Please copy each line below that contains the word "Given".

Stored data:
_ _ _ _ _ _ _
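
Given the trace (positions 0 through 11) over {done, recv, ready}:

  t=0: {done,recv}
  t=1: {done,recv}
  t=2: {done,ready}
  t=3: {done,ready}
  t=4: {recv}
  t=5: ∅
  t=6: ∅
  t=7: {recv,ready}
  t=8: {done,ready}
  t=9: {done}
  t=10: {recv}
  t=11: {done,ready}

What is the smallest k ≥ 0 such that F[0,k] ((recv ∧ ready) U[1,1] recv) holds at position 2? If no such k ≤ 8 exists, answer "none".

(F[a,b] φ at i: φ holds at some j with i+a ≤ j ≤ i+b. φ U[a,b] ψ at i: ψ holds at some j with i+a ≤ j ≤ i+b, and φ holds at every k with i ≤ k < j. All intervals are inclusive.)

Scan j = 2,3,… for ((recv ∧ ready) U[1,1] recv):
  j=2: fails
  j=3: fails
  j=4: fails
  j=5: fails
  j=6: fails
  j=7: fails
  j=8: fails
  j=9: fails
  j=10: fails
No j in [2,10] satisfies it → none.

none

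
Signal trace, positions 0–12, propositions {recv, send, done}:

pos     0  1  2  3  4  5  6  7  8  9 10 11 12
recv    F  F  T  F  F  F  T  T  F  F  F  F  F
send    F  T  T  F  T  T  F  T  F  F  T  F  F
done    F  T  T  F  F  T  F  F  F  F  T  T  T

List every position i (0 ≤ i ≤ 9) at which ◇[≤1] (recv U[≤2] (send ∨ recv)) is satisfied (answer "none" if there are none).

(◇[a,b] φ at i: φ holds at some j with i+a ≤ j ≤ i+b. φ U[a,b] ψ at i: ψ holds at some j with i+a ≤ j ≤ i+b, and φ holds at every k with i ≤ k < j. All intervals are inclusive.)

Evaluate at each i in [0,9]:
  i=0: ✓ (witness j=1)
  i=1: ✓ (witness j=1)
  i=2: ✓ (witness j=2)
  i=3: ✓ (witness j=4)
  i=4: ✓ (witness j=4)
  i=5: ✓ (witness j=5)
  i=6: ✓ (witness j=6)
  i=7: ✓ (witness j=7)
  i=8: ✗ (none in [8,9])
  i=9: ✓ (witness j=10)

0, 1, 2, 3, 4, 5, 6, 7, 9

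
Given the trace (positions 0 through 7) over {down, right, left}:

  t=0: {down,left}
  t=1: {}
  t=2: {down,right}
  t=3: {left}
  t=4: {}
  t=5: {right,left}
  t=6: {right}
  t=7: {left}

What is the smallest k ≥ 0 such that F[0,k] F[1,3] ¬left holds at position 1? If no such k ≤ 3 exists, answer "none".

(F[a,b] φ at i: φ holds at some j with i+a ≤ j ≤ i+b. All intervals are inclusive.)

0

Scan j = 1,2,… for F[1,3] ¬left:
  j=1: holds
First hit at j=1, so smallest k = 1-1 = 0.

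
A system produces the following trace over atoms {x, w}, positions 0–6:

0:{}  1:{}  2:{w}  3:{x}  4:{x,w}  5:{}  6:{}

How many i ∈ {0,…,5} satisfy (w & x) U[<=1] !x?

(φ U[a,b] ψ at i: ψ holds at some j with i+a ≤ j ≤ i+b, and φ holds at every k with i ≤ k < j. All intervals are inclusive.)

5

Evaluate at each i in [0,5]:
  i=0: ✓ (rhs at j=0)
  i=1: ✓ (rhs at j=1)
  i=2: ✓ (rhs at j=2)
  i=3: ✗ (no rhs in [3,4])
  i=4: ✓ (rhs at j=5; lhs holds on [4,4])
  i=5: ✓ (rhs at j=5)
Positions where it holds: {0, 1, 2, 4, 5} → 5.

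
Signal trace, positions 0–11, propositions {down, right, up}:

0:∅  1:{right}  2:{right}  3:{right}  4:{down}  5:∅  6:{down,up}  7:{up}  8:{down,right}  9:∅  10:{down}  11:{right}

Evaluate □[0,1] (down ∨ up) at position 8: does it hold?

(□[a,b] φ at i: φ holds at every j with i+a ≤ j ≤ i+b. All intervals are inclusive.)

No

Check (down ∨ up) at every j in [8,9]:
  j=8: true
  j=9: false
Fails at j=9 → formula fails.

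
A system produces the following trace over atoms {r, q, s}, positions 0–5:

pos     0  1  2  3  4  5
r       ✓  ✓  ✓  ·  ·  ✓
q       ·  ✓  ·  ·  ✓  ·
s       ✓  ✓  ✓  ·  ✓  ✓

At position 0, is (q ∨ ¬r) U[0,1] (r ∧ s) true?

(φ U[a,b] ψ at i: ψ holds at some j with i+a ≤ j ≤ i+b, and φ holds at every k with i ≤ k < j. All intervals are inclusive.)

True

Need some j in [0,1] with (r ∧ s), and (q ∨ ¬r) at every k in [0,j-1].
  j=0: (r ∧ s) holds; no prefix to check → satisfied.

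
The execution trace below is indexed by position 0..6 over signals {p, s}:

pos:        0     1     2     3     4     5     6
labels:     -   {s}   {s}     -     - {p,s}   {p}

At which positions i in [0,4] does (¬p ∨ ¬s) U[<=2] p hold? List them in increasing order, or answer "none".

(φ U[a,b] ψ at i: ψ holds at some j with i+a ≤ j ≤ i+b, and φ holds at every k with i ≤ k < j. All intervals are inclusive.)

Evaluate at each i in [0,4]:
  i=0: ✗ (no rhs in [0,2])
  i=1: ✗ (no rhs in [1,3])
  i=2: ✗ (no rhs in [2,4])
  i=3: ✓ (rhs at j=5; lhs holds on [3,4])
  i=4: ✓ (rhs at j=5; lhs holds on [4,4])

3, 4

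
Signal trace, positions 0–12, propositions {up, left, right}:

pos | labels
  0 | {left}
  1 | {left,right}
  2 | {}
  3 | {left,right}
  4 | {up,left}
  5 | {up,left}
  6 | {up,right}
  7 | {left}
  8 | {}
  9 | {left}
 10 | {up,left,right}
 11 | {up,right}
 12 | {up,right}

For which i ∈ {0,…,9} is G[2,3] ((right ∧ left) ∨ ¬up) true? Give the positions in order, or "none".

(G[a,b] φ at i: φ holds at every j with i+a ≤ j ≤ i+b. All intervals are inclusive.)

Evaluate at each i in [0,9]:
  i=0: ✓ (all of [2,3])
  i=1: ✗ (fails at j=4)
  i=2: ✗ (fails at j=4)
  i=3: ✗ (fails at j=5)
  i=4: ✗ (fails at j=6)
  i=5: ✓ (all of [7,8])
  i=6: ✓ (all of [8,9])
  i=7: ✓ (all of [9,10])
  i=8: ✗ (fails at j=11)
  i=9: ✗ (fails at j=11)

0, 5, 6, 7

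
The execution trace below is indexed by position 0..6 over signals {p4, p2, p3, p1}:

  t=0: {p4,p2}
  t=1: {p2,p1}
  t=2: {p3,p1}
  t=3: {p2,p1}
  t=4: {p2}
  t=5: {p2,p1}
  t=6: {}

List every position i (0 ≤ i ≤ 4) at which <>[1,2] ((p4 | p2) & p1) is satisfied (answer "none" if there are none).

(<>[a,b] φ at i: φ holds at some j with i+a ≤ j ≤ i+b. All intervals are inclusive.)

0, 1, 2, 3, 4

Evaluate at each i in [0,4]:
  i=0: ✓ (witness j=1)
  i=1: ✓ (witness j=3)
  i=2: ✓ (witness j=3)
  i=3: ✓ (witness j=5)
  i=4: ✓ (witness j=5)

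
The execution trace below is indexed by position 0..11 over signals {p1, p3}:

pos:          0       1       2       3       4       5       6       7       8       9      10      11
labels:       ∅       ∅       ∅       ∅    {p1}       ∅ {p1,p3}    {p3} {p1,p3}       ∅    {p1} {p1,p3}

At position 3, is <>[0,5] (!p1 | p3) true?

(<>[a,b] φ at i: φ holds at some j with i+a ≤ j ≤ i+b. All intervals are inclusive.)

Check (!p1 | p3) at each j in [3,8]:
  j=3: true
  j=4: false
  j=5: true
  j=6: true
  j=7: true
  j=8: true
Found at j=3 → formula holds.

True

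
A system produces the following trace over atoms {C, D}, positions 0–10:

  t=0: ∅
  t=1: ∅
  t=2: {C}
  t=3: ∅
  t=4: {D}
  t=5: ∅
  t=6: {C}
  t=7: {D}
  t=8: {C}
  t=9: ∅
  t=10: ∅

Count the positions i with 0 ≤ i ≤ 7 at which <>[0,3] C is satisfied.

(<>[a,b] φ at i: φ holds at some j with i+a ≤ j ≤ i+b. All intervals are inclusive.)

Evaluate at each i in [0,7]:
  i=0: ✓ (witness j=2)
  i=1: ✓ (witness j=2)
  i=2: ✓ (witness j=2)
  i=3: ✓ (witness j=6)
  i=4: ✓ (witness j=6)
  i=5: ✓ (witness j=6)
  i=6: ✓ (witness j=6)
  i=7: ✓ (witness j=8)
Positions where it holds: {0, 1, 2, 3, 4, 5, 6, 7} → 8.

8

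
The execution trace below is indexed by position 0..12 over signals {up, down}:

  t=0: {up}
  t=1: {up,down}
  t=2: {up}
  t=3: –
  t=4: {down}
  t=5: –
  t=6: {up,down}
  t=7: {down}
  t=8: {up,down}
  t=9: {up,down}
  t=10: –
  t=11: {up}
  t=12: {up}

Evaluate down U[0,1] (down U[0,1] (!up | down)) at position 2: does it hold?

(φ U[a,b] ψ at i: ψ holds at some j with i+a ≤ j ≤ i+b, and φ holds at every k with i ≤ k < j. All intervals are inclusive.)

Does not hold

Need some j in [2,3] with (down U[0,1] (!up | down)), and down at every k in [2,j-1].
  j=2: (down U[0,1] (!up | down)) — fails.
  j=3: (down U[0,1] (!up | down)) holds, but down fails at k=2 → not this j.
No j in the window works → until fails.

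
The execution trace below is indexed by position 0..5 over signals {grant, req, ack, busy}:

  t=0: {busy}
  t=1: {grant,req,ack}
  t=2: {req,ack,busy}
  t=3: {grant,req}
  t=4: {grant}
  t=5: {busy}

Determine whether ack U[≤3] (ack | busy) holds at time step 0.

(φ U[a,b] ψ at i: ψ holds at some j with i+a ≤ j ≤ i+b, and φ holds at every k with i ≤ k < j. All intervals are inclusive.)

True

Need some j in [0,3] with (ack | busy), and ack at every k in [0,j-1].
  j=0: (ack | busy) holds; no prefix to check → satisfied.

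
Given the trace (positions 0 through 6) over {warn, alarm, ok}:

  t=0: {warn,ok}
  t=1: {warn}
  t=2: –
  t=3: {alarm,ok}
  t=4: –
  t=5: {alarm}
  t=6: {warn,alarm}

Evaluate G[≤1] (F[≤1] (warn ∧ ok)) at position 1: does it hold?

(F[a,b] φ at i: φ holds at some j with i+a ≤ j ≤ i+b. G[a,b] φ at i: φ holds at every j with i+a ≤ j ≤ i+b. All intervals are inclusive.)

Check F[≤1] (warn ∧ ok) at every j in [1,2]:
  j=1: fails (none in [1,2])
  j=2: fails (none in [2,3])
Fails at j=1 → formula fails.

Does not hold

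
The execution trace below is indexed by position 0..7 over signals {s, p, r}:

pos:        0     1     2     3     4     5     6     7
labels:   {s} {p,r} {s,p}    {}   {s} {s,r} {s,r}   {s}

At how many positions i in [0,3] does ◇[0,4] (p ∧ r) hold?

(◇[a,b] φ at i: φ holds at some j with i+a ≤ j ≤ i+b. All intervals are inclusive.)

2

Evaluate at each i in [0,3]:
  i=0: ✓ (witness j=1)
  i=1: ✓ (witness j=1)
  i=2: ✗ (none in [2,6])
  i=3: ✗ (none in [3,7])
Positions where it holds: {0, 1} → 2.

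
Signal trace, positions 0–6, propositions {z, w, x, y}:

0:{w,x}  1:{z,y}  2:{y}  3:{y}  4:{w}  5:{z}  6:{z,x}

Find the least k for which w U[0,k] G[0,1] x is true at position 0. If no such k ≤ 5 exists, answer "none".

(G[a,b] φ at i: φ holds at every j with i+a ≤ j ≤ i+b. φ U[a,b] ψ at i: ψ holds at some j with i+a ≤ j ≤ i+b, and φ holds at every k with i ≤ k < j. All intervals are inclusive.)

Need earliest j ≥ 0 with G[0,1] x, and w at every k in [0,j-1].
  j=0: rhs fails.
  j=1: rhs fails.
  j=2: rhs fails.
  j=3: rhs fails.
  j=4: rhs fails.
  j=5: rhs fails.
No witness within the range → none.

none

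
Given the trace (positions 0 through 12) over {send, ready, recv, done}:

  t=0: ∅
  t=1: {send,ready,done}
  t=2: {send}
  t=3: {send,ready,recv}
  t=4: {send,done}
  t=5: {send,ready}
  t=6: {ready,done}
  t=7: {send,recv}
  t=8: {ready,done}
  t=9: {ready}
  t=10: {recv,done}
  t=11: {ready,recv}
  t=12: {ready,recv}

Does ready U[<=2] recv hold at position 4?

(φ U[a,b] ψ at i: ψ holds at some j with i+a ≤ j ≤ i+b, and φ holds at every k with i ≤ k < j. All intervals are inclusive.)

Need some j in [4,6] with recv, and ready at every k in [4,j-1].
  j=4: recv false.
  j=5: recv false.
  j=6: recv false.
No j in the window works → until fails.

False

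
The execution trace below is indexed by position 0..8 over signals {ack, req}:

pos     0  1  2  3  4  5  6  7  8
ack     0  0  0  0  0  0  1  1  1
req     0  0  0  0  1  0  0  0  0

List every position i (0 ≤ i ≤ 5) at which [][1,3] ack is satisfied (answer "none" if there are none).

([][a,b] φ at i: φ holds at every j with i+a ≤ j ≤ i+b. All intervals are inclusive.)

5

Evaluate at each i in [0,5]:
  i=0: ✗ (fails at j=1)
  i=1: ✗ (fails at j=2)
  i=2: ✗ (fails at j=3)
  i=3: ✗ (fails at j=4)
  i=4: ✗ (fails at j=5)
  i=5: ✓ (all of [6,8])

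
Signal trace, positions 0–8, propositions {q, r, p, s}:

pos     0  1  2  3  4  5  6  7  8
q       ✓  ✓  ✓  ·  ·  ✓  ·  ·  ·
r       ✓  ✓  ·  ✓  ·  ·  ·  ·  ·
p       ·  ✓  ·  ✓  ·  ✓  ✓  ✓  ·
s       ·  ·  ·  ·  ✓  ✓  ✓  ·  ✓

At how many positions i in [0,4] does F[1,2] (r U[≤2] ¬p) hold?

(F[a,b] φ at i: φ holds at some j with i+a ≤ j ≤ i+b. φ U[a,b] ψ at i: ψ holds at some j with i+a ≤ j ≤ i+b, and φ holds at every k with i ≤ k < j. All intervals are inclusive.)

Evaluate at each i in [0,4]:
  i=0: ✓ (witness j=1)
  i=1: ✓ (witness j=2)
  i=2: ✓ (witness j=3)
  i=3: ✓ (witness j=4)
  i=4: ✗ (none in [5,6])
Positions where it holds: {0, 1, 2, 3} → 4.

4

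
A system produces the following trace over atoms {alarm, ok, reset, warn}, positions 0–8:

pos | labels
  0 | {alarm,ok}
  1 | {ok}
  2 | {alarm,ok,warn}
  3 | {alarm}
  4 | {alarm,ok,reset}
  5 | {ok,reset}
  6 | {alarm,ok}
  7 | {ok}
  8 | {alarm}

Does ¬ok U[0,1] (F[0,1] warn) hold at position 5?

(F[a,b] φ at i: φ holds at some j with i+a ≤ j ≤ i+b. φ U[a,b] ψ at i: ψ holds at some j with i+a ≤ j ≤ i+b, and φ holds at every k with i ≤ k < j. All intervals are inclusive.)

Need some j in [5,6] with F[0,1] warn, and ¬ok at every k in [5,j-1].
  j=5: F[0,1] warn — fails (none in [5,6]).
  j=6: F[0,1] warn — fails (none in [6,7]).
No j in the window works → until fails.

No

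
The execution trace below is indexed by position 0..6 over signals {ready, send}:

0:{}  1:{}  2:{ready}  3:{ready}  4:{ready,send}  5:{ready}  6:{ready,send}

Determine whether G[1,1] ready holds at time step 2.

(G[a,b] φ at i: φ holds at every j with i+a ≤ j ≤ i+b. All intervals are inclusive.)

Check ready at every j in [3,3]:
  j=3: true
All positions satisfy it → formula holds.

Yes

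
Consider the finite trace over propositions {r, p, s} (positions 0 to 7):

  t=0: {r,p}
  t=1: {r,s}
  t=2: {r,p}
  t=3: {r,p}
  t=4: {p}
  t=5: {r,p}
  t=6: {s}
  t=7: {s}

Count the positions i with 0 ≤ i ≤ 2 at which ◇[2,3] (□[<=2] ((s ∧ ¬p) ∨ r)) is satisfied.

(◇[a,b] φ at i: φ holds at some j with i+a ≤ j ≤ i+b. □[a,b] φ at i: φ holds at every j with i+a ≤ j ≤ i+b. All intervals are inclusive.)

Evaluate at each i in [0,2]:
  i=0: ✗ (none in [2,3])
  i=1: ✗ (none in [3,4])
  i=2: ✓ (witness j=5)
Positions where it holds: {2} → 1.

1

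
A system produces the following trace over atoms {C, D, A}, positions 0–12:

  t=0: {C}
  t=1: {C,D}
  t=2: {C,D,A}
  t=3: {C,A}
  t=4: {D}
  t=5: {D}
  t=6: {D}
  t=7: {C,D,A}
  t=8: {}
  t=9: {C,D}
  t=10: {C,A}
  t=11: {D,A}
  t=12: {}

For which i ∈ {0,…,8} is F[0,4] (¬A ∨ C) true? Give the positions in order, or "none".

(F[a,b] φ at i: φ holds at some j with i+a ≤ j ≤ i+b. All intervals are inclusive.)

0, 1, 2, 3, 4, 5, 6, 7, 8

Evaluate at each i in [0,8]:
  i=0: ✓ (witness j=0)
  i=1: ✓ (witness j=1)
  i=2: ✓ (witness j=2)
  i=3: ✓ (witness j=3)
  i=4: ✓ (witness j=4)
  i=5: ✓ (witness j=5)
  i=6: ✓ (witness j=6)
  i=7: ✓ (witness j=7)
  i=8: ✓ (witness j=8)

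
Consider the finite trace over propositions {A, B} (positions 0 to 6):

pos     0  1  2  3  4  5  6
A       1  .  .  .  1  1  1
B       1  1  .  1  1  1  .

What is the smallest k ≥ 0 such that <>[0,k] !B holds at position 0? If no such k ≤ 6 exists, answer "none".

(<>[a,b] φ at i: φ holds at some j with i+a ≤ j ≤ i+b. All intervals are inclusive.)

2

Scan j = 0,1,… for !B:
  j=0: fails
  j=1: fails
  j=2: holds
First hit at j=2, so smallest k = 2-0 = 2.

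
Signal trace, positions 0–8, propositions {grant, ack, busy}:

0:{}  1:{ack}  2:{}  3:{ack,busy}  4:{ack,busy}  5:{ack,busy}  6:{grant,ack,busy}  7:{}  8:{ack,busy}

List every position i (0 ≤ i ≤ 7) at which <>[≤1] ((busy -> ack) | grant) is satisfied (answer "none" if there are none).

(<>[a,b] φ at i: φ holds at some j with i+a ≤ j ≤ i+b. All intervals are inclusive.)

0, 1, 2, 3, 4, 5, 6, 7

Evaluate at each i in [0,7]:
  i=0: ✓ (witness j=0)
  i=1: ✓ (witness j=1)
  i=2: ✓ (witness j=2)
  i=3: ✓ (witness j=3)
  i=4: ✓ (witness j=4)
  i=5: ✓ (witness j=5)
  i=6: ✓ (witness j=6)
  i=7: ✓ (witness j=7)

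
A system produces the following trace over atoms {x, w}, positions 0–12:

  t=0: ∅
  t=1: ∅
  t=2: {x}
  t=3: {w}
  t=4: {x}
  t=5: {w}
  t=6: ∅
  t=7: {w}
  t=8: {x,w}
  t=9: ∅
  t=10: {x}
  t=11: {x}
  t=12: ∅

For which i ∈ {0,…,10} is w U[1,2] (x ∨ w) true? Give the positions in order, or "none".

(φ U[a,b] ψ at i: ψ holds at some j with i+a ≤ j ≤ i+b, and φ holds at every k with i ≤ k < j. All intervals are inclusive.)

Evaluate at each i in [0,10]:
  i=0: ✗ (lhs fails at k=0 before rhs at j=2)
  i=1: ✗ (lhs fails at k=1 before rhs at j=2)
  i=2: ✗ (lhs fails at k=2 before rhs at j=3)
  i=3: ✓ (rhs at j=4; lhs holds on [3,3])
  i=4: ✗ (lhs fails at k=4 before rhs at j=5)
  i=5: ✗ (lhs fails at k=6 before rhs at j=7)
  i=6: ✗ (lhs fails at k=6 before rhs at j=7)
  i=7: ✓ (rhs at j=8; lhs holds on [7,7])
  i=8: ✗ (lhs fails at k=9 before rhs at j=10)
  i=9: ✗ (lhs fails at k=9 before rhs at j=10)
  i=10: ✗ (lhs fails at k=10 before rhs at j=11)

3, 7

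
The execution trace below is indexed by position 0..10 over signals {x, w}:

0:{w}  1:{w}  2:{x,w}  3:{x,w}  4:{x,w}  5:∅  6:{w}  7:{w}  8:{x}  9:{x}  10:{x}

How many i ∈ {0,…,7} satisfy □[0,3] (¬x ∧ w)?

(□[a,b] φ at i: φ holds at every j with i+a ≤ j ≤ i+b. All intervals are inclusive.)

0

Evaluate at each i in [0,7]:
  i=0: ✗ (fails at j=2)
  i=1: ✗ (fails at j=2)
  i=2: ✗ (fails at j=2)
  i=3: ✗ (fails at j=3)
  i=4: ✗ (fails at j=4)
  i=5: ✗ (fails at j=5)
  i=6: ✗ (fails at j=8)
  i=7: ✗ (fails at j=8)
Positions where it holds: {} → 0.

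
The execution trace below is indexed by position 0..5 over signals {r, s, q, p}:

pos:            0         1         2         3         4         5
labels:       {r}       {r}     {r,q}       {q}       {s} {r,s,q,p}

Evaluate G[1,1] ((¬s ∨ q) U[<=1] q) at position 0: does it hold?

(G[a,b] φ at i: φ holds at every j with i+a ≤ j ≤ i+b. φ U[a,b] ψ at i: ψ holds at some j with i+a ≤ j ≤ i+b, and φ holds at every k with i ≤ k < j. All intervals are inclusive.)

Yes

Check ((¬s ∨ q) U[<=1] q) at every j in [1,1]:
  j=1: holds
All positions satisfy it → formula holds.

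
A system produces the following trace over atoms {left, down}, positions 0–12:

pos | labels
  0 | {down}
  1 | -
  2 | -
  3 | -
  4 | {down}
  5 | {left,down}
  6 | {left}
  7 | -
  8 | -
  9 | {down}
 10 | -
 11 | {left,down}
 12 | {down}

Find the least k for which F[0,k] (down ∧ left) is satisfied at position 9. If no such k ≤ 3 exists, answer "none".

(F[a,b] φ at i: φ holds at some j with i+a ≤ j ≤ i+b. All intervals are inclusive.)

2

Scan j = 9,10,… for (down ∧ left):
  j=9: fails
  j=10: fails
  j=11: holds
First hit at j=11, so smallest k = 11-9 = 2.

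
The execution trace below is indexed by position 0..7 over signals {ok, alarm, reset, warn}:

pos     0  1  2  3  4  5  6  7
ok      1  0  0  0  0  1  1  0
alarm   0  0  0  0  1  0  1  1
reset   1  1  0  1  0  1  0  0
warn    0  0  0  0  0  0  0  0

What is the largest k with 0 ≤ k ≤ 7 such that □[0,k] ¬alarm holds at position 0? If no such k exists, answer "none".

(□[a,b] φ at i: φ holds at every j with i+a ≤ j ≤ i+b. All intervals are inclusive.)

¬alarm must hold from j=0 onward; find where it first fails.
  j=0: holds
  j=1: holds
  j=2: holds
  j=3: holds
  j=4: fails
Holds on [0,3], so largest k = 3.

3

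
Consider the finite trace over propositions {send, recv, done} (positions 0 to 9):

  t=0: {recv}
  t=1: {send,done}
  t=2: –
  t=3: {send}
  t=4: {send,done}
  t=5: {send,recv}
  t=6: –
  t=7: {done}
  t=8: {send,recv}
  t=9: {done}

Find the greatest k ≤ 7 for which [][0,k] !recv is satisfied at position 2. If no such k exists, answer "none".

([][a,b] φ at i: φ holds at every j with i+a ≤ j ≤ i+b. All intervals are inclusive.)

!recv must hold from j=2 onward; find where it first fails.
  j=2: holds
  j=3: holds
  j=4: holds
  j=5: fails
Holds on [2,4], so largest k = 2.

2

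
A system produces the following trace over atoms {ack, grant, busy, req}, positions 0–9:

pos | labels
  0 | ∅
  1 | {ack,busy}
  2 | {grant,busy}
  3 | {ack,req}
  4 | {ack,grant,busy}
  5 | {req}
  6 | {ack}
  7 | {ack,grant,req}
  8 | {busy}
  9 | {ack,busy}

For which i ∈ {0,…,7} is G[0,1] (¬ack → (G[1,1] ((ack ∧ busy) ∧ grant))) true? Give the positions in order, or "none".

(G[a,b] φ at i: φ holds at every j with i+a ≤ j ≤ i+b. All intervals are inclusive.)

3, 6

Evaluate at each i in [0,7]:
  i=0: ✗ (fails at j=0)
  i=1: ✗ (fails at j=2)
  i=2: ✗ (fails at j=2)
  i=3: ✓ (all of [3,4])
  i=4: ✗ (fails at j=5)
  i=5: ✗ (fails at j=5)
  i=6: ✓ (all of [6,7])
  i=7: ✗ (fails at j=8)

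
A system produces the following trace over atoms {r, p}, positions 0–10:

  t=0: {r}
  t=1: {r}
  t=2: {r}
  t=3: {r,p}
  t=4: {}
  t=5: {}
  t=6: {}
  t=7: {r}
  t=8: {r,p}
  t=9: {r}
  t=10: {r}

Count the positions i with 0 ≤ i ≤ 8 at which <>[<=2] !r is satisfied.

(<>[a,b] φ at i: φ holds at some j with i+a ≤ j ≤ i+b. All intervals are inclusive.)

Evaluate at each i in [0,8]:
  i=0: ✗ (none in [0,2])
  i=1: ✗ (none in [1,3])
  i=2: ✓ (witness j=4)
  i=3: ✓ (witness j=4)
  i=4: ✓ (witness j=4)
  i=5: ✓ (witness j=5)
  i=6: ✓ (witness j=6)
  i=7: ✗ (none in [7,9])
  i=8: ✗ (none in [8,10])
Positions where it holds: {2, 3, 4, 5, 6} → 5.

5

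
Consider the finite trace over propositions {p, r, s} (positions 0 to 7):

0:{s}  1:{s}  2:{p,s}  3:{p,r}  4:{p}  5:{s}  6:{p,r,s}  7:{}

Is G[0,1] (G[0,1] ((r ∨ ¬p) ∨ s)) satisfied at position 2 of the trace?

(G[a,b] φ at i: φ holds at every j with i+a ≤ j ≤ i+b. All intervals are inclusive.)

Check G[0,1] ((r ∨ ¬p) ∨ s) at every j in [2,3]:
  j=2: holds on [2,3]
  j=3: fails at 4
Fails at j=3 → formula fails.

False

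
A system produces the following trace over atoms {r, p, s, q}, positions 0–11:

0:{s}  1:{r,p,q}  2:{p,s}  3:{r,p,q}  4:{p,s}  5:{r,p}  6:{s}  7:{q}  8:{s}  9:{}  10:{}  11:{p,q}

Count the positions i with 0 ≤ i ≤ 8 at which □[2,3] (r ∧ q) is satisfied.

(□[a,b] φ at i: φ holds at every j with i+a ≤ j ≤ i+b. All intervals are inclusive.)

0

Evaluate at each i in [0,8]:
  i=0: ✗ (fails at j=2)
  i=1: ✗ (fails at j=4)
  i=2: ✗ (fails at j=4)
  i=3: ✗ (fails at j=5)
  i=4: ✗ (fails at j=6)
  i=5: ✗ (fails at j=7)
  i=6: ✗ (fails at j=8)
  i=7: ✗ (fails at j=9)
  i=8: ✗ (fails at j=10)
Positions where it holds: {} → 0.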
_ _ _ _ _ _ _
**SOLVED PROBLEM**
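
Given the trace (positions 0 through 11) over {done, recv, ready}:
Given the trace (positions 0 through 7) over {down, right, left}:
Given the trace (positions 0 through 6) over {warn, alarm, ok}:
Given the trace (positions 0 through 12) over {send, ready, recv, done}: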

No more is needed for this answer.